───── Data under study

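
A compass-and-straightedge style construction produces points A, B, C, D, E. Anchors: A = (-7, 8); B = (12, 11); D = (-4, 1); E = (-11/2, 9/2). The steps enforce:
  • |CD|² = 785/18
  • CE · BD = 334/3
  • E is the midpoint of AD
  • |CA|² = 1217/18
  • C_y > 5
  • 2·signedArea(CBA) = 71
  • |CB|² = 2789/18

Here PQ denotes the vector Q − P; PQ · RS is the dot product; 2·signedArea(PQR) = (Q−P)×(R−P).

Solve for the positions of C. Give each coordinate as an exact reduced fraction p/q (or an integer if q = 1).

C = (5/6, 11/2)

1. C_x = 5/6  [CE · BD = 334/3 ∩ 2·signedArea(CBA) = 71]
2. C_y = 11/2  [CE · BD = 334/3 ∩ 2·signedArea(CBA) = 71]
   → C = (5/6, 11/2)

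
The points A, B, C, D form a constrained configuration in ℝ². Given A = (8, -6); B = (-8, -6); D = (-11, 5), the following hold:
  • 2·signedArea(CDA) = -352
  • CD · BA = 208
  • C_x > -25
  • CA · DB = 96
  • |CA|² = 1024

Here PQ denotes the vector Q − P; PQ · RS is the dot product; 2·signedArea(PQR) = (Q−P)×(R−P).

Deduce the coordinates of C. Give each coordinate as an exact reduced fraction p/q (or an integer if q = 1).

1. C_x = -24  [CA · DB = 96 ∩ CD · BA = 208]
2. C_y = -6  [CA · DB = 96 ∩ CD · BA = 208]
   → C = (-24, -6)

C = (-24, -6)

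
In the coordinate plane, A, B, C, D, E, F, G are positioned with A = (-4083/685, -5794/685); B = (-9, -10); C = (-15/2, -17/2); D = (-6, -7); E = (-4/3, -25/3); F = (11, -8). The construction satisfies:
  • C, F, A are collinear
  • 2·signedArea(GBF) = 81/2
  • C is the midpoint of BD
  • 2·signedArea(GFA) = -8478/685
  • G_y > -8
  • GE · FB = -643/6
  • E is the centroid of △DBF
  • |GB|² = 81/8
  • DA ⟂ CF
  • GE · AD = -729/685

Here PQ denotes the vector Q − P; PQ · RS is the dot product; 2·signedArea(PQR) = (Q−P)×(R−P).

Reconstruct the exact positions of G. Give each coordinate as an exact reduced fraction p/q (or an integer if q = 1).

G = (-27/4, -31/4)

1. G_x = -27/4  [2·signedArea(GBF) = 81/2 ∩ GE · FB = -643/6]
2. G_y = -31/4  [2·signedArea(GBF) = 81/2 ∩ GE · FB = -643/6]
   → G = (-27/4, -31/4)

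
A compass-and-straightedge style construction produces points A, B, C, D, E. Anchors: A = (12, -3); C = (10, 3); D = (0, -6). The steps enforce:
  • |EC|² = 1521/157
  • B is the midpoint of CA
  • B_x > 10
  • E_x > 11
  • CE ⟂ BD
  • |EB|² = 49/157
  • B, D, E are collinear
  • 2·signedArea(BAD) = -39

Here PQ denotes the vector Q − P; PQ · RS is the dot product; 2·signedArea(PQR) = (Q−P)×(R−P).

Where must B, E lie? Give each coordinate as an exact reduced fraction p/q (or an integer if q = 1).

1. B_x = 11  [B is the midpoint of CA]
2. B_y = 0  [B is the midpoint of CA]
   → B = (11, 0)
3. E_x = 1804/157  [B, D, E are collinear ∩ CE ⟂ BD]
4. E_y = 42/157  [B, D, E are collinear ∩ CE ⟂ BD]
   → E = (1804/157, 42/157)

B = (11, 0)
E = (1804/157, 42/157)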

──────────
───── Data under study

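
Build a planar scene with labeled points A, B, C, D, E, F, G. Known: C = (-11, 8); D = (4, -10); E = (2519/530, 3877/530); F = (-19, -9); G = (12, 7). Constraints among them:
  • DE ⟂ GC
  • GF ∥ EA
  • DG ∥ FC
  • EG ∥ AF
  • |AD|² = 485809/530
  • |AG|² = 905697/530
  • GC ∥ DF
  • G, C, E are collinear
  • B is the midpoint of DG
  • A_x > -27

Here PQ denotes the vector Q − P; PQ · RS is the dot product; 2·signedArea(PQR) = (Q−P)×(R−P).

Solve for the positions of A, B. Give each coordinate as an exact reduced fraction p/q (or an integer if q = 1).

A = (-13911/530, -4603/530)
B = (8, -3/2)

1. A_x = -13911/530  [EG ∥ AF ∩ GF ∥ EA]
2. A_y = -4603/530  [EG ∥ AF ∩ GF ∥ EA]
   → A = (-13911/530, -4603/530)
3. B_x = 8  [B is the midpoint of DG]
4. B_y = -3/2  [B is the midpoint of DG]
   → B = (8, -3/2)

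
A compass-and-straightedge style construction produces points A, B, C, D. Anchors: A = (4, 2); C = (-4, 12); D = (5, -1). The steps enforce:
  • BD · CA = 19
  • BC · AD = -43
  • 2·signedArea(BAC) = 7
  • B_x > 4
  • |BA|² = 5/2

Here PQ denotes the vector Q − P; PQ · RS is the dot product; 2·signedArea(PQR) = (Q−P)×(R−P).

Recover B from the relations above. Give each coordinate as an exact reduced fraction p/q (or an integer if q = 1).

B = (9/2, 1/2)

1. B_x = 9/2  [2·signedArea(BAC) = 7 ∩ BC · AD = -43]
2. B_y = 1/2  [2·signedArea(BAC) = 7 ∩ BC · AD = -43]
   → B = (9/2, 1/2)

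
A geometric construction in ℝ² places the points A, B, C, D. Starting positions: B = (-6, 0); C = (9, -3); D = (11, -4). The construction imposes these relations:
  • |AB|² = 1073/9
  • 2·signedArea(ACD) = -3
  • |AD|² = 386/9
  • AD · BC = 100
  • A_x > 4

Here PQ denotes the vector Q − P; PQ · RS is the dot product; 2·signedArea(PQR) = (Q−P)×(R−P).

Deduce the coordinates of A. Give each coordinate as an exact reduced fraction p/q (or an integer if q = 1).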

──────────
───── Data under study

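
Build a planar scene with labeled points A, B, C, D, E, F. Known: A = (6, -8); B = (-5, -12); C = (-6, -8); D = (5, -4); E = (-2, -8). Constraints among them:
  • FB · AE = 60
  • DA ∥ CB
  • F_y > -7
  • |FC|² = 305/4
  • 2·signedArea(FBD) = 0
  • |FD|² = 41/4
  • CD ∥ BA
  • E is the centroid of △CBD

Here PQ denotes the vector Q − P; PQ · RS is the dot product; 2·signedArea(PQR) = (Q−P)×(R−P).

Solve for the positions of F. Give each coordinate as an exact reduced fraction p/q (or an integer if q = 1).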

──────────

> _Exercise_
Look for the word "them" throughout the material above and copy every line that has it.

> _Solution_
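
Build a planar scene with labeled points A, B, C, D, E, F, G. Known: C = (-11, 8); D = (4, -10); E = (2519/530, 3877/530); F = (-19, -9); G = (12, 7). Constraints among them:
Build a planar scene with labeled points A, B, C, D, E, F. Known: A = (6, -8); B = (-5, -12); C = (-6, -8); D = (5, -4); E = (-2, -8). Constraints among them: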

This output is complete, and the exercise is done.